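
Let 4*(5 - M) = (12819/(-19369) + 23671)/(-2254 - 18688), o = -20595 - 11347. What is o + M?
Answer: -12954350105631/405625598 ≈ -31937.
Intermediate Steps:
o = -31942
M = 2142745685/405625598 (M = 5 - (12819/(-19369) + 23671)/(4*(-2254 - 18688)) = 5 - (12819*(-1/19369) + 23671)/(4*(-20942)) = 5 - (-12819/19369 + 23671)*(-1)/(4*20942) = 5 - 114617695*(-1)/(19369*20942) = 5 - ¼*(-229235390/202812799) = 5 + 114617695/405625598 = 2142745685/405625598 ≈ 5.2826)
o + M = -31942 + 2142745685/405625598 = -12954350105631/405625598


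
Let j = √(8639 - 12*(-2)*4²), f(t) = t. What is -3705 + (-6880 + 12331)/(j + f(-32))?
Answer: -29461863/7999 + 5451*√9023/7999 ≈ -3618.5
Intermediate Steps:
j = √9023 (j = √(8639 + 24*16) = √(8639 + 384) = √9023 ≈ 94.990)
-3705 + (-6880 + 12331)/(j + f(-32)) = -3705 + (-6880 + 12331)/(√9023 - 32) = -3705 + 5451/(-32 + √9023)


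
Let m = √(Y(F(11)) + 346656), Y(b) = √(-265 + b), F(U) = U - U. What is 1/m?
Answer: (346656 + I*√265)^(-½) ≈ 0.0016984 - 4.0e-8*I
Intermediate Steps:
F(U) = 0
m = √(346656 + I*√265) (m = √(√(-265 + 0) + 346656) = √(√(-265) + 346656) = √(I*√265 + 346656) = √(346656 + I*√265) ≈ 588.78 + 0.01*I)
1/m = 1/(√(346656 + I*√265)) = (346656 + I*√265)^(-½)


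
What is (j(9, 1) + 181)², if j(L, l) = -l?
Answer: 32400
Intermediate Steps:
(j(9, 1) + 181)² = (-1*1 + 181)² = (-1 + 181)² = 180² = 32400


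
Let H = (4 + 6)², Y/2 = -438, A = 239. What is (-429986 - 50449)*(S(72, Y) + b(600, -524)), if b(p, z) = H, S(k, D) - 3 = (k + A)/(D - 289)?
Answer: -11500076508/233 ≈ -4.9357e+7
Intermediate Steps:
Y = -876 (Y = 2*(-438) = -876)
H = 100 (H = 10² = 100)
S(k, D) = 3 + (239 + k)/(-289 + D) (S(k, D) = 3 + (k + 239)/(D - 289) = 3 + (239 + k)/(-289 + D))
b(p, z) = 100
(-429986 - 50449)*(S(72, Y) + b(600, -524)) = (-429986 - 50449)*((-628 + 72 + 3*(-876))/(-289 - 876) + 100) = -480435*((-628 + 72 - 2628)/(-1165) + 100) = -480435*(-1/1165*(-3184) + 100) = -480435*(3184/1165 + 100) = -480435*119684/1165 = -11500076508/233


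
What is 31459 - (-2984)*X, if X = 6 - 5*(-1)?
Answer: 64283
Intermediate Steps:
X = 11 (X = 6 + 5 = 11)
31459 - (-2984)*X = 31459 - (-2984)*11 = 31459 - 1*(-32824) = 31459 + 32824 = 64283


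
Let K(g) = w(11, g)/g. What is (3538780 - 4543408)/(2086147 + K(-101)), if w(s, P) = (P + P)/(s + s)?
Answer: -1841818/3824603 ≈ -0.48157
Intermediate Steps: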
....
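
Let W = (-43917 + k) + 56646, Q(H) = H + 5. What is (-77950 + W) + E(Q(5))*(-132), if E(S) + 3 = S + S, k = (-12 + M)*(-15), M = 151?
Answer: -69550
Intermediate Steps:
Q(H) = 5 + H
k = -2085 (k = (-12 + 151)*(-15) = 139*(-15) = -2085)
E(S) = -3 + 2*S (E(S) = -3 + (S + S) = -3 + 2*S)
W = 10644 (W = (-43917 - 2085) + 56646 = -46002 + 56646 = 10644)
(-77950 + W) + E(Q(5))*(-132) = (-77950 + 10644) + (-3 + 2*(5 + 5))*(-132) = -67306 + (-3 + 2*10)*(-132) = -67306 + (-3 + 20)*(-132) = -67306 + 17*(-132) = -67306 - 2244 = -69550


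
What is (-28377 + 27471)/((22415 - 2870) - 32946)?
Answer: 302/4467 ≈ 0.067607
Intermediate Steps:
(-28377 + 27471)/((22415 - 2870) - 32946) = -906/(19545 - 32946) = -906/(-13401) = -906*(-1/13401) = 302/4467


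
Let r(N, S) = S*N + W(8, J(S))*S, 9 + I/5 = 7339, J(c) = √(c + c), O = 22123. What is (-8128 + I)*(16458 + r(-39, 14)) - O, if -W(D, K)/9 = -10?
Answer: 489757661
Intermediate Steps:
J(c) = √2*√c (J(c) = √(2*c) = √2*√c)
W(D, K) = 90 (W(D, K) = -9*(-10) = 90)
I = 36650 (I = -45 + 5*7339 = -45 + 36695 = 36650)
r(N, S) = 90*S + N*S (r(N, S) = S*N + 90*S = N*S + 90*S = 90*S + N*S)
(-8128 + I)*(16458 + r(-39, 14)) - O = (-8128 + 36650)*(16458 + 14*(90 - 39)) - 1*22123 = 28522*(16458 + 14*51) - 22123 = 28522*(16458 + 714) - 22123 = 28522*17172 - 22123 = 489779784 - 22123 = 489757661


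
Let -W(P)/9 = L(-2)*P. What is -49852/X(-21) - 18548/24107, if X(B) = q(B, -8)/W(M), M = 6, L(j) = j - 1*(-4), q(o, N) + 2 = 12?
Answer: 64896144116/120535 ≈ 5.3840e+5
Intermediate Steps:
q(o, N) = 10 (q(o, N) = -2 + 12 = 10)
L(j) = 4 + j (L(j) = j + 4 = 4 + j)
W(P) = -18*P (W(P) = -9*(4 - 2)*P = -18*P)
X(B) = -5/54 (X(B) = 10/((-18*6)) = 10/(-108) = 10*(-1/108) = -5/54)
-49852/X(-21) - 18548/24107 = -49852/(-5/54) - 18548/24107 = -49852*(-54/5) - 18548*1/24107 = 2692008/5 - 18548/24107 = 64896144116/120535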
....
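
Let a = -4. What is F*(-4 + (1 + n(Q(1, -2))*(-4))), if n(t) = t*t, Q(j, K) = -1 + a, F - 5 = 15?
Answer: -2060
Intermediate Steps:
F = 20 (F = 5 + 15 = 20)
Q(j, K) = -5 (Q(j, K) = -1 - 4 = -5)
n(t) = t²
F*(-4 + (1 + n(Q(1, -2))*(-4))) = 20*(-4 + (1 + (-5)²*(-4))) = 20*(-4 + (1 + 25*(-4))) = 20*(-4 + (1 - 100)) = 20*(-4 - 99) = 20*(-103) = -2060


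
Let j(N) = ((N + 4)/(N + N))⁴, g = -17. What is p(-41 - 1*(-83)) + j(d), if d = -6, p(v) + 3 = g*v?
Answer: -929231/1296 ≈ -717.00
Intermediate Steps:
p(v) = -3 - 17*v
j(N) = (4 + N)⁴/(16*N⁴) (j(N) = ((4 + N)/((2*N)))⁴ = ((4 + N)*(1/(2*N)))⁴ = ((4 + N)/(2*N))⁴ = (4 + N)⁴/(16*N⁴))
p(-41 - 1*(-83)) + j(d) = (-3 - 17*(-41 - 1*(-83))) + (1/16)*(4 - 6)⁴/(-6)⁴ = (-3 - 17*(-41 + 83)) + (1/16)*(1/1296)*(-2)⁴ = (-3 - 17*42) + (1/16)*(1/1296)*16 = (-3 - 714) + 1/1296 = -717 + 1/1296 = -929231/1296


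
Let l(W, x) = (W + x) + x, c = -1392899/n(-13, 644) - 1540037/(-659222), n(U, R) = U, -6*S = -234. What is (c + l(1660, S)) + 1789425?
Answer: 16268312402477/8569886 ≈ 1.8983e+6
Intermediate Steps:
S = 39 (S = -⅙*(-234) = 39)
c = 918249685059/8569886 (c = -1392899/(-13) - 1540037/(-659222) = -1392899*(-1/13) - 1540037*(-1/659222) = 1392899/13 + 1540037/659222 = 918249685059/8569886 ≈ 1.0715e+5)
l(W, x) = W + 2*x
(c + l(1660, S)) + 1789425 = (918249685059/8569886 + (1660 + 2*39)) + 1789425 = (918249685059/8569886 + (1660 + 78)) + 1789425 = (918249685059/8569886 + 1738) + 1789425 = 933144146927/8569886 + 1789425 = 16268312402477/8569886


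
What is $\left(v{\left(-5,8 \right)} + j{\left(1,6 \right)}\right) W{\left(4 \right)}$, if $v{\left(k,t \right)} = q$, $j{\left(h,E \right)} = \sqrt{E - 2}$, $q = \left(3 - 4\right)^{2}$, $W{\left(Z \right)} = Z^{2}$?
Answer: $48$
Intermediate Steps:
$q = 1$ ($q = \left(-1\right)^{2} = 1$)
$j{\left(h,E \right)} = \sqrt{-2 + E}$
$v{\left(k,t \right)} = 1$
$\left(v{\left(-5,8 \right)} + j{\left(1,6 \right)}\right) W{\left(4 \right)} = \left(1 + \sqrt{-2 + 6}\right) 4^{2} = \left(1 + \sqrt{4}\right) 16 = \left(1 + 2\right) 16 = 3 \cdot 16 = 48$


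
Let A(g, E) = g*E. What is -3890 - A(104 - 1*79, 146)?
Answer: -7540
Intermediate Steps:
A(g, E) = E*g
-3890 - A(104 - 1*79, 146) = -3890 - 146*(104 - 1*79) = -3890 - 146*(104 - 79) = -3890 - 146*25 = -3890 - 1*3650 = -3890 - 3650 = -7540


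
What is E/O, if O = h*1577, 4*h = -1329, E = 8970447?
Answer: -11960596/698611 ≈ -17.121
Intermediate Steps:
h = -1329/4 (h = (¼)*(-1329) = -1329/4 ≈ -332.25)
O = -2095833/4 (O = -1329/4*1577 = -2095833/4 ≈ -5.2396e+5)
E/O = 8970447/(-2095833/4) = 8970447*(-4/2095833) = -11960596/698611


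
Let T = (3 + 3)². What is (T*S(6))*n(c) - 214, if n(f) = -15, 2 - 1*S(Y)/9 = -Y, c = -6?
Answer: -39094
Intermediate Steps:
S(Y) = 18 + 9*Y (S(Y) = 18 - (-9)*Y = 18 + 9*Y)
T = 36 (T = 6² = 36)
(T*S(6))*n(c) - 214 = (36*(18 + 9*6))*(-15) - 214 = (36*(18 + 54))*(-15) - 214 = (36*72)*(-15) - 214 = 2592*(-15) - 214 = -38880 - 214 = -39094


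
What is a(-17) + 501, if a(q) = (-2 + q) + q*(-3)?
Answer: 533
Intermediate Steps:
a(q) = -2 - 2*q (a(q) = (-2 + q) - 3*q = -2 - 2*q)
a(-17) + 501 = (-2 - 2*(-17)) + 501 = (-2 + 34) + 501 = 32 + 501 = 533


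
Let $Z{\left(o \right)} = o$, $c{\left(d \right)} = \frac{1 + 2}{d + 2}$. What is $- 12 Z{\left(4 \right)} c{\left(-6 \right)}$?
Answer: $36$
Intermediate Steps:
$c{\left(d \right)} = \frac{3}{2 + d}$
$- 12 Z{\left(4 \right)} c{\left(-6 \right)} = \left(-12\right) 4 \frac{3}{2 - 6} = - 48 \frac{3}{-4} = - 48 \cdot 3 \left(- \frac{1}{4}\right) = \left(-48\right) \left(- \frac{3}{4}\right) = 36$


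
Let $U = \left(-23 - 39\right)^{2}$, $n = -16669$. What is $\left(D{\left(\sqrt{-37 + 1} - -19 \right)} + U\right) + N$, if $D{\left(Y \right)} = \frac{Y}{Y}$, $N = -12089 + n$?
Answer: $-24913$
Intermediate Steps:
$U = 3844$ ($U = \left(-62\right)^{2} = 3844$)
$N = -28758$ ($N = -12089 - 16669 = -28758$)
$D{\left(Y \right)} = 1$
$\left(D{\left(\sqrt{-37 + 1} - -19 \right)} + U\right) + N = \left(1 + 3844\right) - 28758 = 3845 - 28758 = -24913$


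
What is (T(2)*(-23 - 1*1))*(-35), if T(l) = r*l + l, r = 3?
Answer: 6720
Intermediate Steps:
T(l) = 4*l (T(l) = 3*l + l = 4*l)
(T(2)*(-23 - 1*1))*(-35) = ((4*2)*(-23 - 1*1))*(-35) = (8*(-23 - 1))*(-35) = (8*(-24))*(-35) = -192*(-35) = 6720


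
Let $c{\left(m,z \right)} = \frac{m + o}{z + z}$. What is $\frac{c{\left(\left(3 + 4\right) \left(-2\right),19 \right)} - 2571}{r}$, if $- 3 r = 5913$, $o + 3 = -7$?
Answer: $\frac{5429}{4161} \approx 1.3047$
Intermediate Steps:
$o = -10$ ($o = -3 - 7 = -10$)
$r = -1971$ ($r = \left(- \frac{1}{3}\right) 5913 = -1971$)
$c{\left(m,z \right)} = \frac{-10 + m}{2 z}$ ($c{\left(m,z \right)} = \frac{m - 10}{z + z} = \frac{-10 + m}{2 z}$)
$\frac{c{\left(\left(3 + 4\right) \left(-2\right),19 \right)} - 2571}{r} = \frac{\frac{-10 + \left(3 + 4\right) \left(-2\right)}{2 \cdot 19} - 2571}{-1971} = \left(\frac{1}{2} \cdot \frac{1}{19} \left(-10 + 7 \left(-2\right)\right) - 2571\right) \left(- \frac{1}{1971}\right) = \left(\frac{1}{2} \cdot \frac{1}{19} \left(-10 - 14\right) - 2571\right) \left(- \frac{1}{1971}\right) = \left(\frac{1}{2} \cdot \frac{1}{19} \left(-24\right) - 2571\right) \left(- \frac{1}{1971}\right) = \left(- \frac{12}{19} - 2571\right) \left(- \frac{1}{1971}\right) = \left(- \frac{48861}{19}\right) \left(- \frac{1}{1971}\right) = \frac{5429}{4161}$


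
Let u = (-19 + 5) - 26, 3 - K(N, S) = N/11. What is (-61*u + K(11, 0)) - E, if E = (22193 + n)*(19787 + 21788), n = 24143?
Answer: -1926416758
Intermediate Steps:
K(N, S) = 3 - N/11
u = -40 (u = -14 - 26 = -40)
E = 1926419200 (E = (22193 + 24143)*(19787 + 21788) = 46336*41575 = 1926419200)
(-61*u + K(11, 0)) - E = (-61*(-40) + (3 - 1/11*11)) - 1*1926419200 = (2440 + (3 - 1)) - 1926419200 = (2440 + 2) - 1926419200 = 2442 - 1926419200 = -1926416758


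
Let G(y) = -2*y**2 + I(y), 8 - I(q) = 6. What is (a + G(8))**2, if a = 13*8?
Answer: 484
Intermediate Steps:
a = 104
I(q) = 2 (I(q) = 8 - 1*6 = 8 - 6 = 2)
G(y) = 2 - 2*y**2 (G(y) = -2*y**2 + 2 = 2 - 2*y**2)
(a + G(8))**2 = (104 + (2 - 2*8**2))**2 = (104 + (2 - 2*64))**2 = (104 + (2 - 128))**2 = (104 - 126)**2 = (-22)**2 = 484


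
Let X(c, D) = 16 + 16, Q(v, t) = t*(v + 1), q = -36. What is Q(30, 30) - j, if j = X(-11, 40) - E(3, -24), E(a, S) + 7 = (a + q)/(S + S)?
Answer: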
....
Transcribe the records above exactly, beginning at the line that contains "Let 4*(5 - M)" and ending with the line that contains "Answer: 32400", both included, and nothing else.

◆ **Exercise output**:
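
Let 4*(5 - M) = (12819/(-19369) + 23671)/(-2254 - 18688), o = -20595 - 11347. What is o + M?
Answer: -12954350105631/405625598 ≈ -31937.
Intermediate Steps:
o = -31942
M = 2142745685/405625598 (M = 5 - (12819/(-19369) + 23671)/(4*(-2254 - 18688)) = 5 - (12819*(-1/19369) + 23671)/(4*(-20942)) = 5 - (-12819/19369 + 23671)*(-1)/(4*20942) = 5 - 114617695*(-1)/(19369*20942) = 5 - ¼*(-229235390/202812799) = 5 + 114617695/405625598 = 2142745685/405625598 ≈ 5.2826)
o + M = -31942 + 2142745685/405625598 = -12954350105631/405625598


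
Let j = √(8639 - 12*(-2)*4²), f(t) = t. What is -3705 + (-6880 + 12331)/(j + f(-32))?
Answer: -29461863/7999 + 5451*√9023/7999 ≈ -3618.5
Intermediate Steps:
j = √9023 (j = √(8639 + 24*16) = √(8639 + 384) = √9023 ≈ 94.990)
-3705 + (-6880 + 12331)/(j + f(-32)) = -3705 + (-6880 + 12331)/(√9023 - 32) = -3705 + 5451/(-32 + √9023)


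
Let m = √(Y(F(11)) + 346656), Y(b) = √(-265 + b), F(U) = U - U. What is 1/m?
Answer: (346656 + I*√265)^(-½) ≈ 0.0016984 - 4.0e-8*I
Intermediate Steps:
F(U) = 0
m = √(346656 + I*√265) (m = √(√(-265 + 0) + 346656) = √(√(-265) + 346656) = √(I*√265 + 346656) = √(346656 + I*√265) ≈ 588.78 + 0.01*I)
1/m = 1/(√(346656 + I*√265)) = (346656 + I*√265)^(-½)


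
What is (j(9, 1) + 181)², if j(L, l) = -l?
Answer: 32400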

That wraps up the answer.